§ **Exercise objective**: Write out every entry exactly as it appears.

§ **Supplied material**:
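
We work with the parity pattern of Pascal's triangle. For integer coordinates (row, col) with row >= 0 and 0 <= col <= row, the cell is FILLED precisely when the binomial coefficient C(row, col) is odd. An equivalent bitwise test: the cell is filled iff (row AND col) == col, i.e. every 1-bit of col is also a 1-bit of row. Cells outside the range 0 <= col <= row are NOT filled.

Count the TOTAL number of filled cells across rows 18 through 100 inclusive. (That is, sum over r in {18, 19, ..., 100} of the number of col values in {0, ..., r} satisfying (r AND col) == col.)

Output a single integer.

Answer: 1172

Derivation:
r18=10010 pc2: +4 =4
r19=10011 pc3: +8 =12
r20=10100 pc2: +4 =16
r21=10101 pc3: +8 =24
r22=10110 pc3: +8 =32
r23=10111 pc4: +16 =48
r24=11000 pc2: +4 =52
r25=11001 pc3: +8 =60
r26=11010 pc3: +8 =68
r27=11011 pc4: +16 =84
r28=11100 pc3: +8 =92
r29=11101 pc4: +16 =108
r30=11110 pc4: +16 =124
r31=11111 pc5: +32 =156
r32=100000 pc1: +2 =158
r33=100001 pc2: +4 =162
r34=100010 pc2: +4 =166
r35=100011 pc3: +8 =174
r36=100100 pc2: +4 =178
r37=100101 pc3: +8 =186
r38=100110 pc3: +8 =194
r39=100111 pc4: +16 =210
r40=101000 pc2: +4 =214
r41=101001 pc3: +8 =222
r42=101010 pc3: +8 =230
r43=101011 pc4: +16 =246
r44=101100 pc3: +8 =254
r45=101101 pc4: +16 =270
r46=101110 pc4: +16 =286
r47=101111 pc5: +32 =318
r48=110000 pc2: +4 =322
r49=110001 pc3: +8 =330
r50=110010 pc3: +8 =338
r51=110011 pc4: +16 =354
r52=110100 pc3: +8 =362
r53=110101 pc4: +16 =378
r54=110110 pc4: +16 =394
r55=110111 pc5: +32 =426
r56=111000 pc3: +8 =434
r57=111001 pc4: +16 =450
r58=111010 pc4: +16 =466
r59=111011 pc5: +32 =498
r60=111100 pc4: +16 =514
r61=111101 pc5: +32 =546
r62=111110 pc5: +32 =578
r63=111111 pc6: +64 =642
r64=1000000 pc1: +2 =644
r65=1000001 pc2: +4 =648
r66=1000010 pc2: +4 =652
r67=1000011 pc3: +8 =660
r68=1000100 pc2: +4 =664
r69=1000101 pc3: +8 =672
r70=1000110 pc3: +8 =680
r71=1000111 pc4: +16 =696
r72=1001000 pc2: +4 =700
r73=1001001 pc3: +8 =708
r74=1001010 pc3: +8 =716
r75=1001011 pc4: +16 =732
r76=1001100 pc3: +8 =740
r77=1001101 pc4: +16 =756
r78=1001110 pc4: +16 =772
r79=1001111 pc5: +32 =804
r80=1010000 pc2: +4 =808
r81=1010001 pc3: +8 =816
r82=1010010 pc3: +8 =824
r83=1010011 pc4: +16 =840
r84=1010100 pc3: +8 =848
r85=1010101 pc4: +16 =864
r86=1010110 pc4: +16 =880
r87=1010111 pc5: +32 =912
r88=1011000 pc3: +8 =920
r89=1011001 pc4: +16 =936
r90=1011010 pc4: +16 =952
r91=1011011 pc5: +32 =984
r92=1011100 pc4: +16 =1000
r93=1011101 pc5: +32 =1032
r94=1011110 pc5: +32 =1064
r95=1011111 pc6: +64 =1128
r96=1100000 pc2: +4 =1132
r97=1100001 pc3: +8 =1140
r98=1100010 pc3: +8 =1148
r99=1100011 pc4: +16 =1164
r100=1100100 pc3: +8 =1172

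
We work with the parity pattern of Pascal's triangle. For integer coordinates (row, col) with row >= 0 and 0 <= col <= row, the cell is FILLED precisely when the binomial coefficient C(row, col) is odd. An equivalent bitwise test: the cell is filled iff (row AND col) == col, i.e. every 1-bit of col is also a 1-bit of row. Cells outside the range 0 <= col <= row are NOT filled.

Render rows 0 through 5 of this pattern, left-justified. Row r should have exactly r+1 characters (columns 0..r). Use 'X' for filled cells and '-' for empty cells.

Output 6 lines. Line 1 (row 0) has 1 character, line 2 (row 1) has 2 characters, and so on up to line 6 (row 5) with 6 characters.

r0=0: X
r1=1: XX
r2=10: X-X
r3=11: XXXX
r4=100: X---X
r5=101: XX--XX

Answer: X
XX
X-X
XXXX
X---X
XX--XX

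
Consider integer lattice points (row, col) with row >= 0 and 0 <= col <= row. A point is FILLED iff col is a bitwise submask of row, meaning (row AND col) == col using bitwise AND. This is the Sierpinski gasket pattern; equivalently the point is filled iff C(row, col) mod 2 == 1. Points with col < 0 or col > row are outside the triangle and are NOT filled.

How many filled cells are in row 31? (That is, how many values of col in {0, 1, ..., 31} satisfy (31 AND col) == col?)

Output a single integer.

Answer: 32

Derivation:
31 in binary = 11111
popcount(31) = number of 1-bits in 11111 = 5
A col c satisfies (31 AND c) == c iff every set bit of c is also set in 31; each of the 5 set bits of 31 can independently be on or off in c.
count = 2^5 = 32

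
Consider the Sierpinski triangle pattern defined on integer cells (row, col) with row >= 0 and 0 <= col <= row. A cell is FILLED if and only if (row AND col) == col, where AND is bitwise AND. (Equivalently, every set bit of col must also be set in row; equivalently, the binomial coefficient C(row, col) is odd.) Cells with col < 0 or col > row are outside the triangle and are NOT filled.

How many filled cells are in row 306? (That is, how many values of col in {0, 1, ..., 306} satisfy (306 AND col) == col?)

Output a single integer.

306 in binary = 100110010
popcount(306) = number of 1-bits in 100110010 = 4
A col c satisfies (306 AND c) == c iff every set bit of c is also set in 306; each of the 4 set bits of 306 can independently be on or off in c.
count = 2^4 = 16

Answer: 16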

§ **Expected answer**:
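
We work with the parity pattern of Pascal's triangle. For integer coordinates (row, col) with row >= 0 and 0 <= col <= row, the cell is FILLED precisely when the binomial coefficient C(row, col) is odd. An equivalent bitwise test: the cell is filled iff (row AND col) == col, i.e. every 1-bit of col is also a 1-bit of row. Cells outside the range 0 <= col <= row are NOT filled.

Count the TOTAL number of filled cells across rows 18 through 100 inclusive. (That is, sum over r in {18, 19, ..., 100} of the number of col values in {0, ..., r} satisfying (r AND col) == col.)

Output a single integer.

Answer: 1172

Derivation:
r18=10010 pc2: +4 =4
r19=10011 pc3: +8 =12
r20=10100 pc2: +4 =16
r21=10101 pc3: +8 =24
r22=10110 pc3: +8 =32
r23=10111 pc4: +16 =48
r24=11000 pc2: +4 =52
r25=11001 pc3: +8 =60
r26=11010 pc3: +8 =68
r27=11011 pc4: +16 =84
r28=11100 pc3: +8 =92
r29=11101 pc4: +16 =108
r30=11110 pc4: +16 =124
r31=11111 pc5: +32 =156
r32=100000 pc1: +2 =158
r33=100001 pc2: +4 =162
r34=100010 pc2: +4 =166
r35=100011 pc3: +8 =174
r36=100100 pc2: +4 =178
r37=100101 pc3: +8 =186
r38=100110 pc3: +8 =194
r39=100111 pc4: +16 =210
r40=101000 pc2: +4 =214
r41=101001 pc3: +8 =222
r42=101010 pc3: +8 =230
r43=101011 pc4: +16 =246
r44=101100 pc3: +8 =254
r45=101101 pc4: +16 =270
r46=101110 pc4: +16 =286
r47=101111 pc5: +32 =318
r48=110000 pc2: +4 =322
r49=110001 pc3: +8 =330
r50=110010 pc3: +8 =338
r51=110011 pc4: +16 =354
r52=110100 pc3: +8 =362
r53=110101 pc4: +16 =378
r54=110110 pc4: +16 =394
r55=110111 pc5: +32 =426
r56=111000 pc3: +8 =434
r57=111001 pc4: +16 =450
r58=111010 pc4: +16 =466
r59=111011 pc5: +32 =498
r60=111100 pc4: +16 =514
r61=111101 pc5: +32 =546
r62=111110 pc5: +32 =578
r63=111111 pc6: +64 =642
r64=1000000 pc1: +2 =644
r65=1000001 pc2: +4 =648
r66=1000010 pc2: +4 =652
r67=1000011 pc3: +8 =660
r68=1000100 pc2: +4 =664
r69=1000101 pc3: +8 =672
r70=1000110 pc3: +8 =680
r71=1000111 pc4: +16 =696
r72=1001000 pc2: +4 =700
r73=1001001 pc3: +8 =708
r74=1001010 pc3: +8 =716
r75=1001011 pc4: +16 =732
r76=1001100 pc3: +8 =740
r77=1001101 pc4: +16 =756
r78=1001110 pc4: +16 =772
r79=1001111 pc5: +32 =804
r80=1010000 pc2: +4 =808
r81=1010001 pc3: +8 =816
r82=1010010 pc3: +8 =824
r83=1010011 pc4: +16 =840
r84=1010100 pc3: +8 =848
r85=1010101 pc4: +16 =864
r86=1010110 pc4: +16 =880
r87=1010111 pc5: +32 =912
r88=1011000 pc3: +8 =920
r89=1011001 pc4: +16 =936
r90=1011010 pc4: +16 =952
r91=1011011 pc5: +32 =984
r92=1011100 pc4: +16 =1000
r93=1011101 pc5: +32 =1032
r94=1011110 pc5: +32 =1064
r95=1011111 pc6: +64 =1128
r96=1100000 pc2: +4 =1132
r97=1100001 pc3: +8 =1140
r98=1100010 pc3: +8 =1148
r99=1100011 pc4: +16 =1164
r100=1100100 pc3: +8 =1172

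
We work with the parity pattern of Pascal's triangle. For integer coordinates (row, col) with row >= 0 and 0 <= col <= row, the cell is FILLED precisely when the binomial coefficient C(row, col) is odd. An equivalent bitwise test: the cell is filled iff (row AND col) == col, i.e. every 1-bit of col is also a 1-bit of row. Cells outside the range 0 <= col <= row are NOT filled.

Render rows 0 through 5 of this pattern, left-justified. Row r should have exactly r+1 characters (columns 0..r). Use 'X' for filled cells and '-' for empty cells.

Output 6 lines. Line 1 (row 0) has 1 character, line 2 (row 1) has 2 characters, and so on up to line 6 (row 5) with 6 characters.

r0=0: X
r1=1: XX
r2=10: X-X
r3=11: XXXX
r4=100: X---X
r5=101: XX--XX

Answer: X
XX
X-X
XXXX
X---X
XX--XX

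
Consider integer lattice points (row, col) with row >= 0 and 0 <= col <= row. A point is FILLED iff col is a bitwise submask of row, meaning (row AND col) == col using bitwise AND. This is the Sierpinski gasket pattern; equivalently the point is filled iff C(row, col) mod 2 == 1. Points with col < 0 or col > row are outside the triangle and are NOT filled.

How many filled cells are in row 31? (That is, how many values of col in {0, 1, ..., 31} satisfy (31 AND col) == col?)

Output a single integer.

Answer: 32

Derivation:
31 in binary = 11111
popcount(31) = number of 1-bits in 11111 = 5
A col c satisfies (31 AND c) == c iff every set bit of c is also set in 31; each of the 5 set bits of 31 can independently be on or off in c.
count = 2^5 = 32

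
Consider the Sierpinski triangle pattern defined on integer cells (row, col) with row >= 0 and 0 <= col <= row. A cell is FILLED if and only if (row AND col) == col, where AND is bitwise AND. (Equivalently, every set bit of col must also be set in row; equivalently, the binomial coefficient C(row, col) is odd.) Cells with col < 0 or col > row are outside the triangle and are NOT filled.

How many filled cells are in row 306? (That is, how many values of col in {0, 1, ..., 306} satisfy (306 AND col) == col?)

Output a single integer.

306 in binary = 100110010
popcount(306) = number of 1-bits in 100110010 = 4
A col c satisfies (306 AND c) == c iff every set bit of c is also set in 306; each of the 4 set bits of 306 can independently be on or off in c.
count = 2^4 = 16

Answer: 16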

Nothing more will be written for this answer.